> About this task: Print out the entire listing verbatim.

> Data for analysis:
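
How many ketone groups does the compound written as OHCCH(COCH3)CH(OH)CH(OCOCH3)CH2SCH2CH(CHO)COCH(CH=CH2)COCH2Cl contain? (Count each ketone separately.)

3

Taking each segment in turn:
  OHC: terminal –CHO: carbonyl C bonded to H and C → aldehyde.
  CH(COCH3): pendant –COCH3: carbonyl C bonded to two carbons → ketone.
  CH(OH): –OH on an sp³ carbon → alcohol (secondary).
  CH(OCOCH3): pendant –OC(=O)CH3: an acyloxy group → ester.
  CH2SCH2: C–S–C linkage → sulfide (thioether).
  CH(CHO): pendant –CHO: carbonyl C bonded to C and H → aldehyde.
  CO: –C(=O)– with carbon on both sides → ketone.
  CH(CH=CH2): pendant –CH=CH2: C=C double bond → alkene.
  CO: –C(=O)– with carbon on both sides → ketone.
  CH2Cl: halogen on an sp³ carbon → alkyl halide.
Ketone appears at: CH(COCH3), CO, CO → 3.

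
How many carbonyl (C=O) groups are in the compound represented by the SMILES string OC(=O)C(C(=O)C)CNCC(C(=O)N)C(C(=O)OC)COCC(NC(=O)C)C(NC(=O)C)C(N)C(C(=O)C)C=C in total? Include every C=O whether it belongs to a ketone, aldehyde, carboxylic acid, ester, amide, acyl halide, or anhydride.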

> Expected output:
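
How many ketone groups does the compound written as OHCCH(COCH3)CH(OH)CH(OCOCH3)CH2SCH2CH(CHO)COCH(CH=CH2)COCH2Cl contain? (Count each ketone separately.)

3

Taking each segment in turn:
  OHC: terminal –CHO: carbonyl C bonded to H and C → aldehyde.
  CH(COCH3): pendant –COCH3: carbonyl C bonded to two carbons → ketone.
  CH(OH): –OH on an sp³ carbon → alcohol (secondary).
  CH(OCOCH3): pendant –OC(=O)CH3: an acyloxy group → ester.
  CH2SCH2: C–S–C linkage → sulfide (thioether).
  CH(CHO): pendant –CHO: carbonyl C bonded to C and H → aldehyde.
  CO: –C(=O)– with carbon on both sides → ketone.
  CH(CH=CH2): pendant –CH=CH2: C=C double bond → alkene.
  CO: –C(=O)– with carbon on both sides → ketone.
  CH2Cl: halogen on an sp³ carbon → alkyl halide.
Ketone appears at: CH(COCH3), CO, CO → 3.

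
How many carbonyl (C=O) groups are in the compound represented by the SMILES string OC(=O)C(C(=O)C)CNCC(C(=O)N)C(C(=O)OC)COCC(NC(=O)C)C(NC(=O)C)C(N)C(C(=O)C)C=C in total? Include every C=O whether it belongs to a ketone, aldehyde, carboxylic acid, ester, amide, acyl halide, or anhydride.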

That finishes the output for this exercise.